▶ PROVIDED INFORMATION

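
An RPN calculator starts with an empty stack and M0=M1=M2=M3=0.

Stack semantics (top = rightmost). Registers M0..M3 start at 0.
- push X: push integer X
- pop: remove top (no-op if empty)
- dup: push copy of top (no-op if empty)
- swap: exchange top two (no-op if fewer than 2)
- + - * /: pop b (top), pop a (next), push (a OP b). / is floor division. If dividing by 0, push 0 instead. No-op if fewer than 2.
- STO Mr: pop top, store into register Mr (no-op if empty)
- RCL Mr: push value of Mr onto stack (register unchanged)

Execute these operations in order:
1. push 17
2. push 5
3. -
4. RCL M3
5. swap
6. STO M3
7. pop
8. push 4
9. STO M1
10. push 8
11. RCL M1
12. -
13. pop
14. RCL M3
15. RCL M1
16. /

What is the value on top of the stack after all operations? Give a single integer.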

▶ TASK
All lines above should be output verbatim.

▶ EXERCISE SOLUTION
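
An RPN calculator starts with an empty stack and M0=M1=M2=M3=0.

Stack semantics (top = rightmost). Registers M0..M3 start at 0.
- push X: push integer X
- pop: remove top (no-op if empty)
- dup: push copy of top (no-op if empty)
- swap: exchange top two (no-op if fewer than 2)
- + - * /: pop b (top), pop a (next), push (a OP b). / is floor division. If dividing by 0, push 0 instead. No-op if fewer than 2.
- STO Mr: pop top, store into register Mr (no-op if empty)
- RCL Mr: push value of Mr onto stack (register unchanged)

Execute these operations in order:
1. push 17
2. push 5
3. -
4. RCL M3
5. swap
6. STO M3
7. pop
8. push 4
9. STO M1
10. push 8
11. RCL M1
12. -
13. pop
14. RCL M3
15. RCL M1
16. /

What is the value on top of the stack after all operations? Give a single integer.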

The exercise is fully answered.